Work order
Please copy, exactly as they appear below, the lines from the one containing "p12 --1--> p1" through the one containing "What is the".

Stored data entries

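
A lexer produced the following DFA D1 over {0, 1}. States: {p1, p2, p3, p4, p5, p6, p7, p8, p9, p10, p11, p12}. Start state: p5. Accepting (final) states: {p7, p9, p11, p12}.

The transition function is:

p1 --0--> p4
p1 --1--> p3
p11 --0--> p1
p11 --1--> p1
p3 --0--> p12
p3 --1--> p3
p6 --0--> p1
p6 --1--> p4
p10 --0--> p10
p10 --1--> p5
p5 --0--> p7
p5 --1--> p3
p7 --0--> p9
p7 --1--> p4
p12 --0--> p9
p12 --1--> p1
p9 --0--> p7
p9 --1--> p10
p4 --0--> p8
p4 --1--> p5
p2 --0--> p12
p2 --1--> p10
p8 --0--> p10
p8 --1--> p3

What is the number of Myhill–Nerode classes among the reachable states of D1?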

---

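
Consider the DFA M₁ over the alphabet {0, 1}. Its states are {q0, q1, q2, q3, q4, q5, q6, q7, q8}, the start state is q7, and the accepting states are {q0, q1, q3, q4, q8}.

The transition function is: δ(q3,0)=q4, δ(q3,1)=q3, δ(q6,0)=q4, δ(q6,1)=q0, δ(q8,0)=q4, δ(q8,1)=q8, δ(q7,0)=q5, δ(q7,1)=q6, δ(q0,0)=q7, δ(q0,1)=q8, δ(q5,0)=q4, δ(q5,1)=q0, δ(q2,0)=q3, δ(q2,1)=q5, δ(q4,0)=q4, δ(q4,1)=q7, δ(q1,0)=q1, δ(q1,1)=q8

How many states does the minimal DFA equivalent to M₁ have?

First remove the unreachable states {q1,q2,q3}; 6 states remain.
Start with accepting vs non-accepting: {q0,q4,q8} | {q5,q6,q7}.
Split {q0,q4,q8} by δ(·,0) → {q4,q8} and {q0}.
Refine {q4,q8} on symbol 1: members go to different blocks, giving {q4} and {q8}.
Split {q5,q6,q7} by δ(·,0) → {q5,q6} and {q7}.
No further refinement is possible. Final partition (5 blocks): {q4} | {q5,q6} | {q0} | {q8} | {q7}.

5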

Response box
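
p12 --1--> p1
p9 --0--> p7
p9 --1--> p10
p4 --0--> p8
p4 --1--> p5
p2 --0--> p12
p2 --1--> p10
p8 --0--> p10
p8 --1--> p3

What is the number of Myhill–Nerode classes among the reachable states of D1?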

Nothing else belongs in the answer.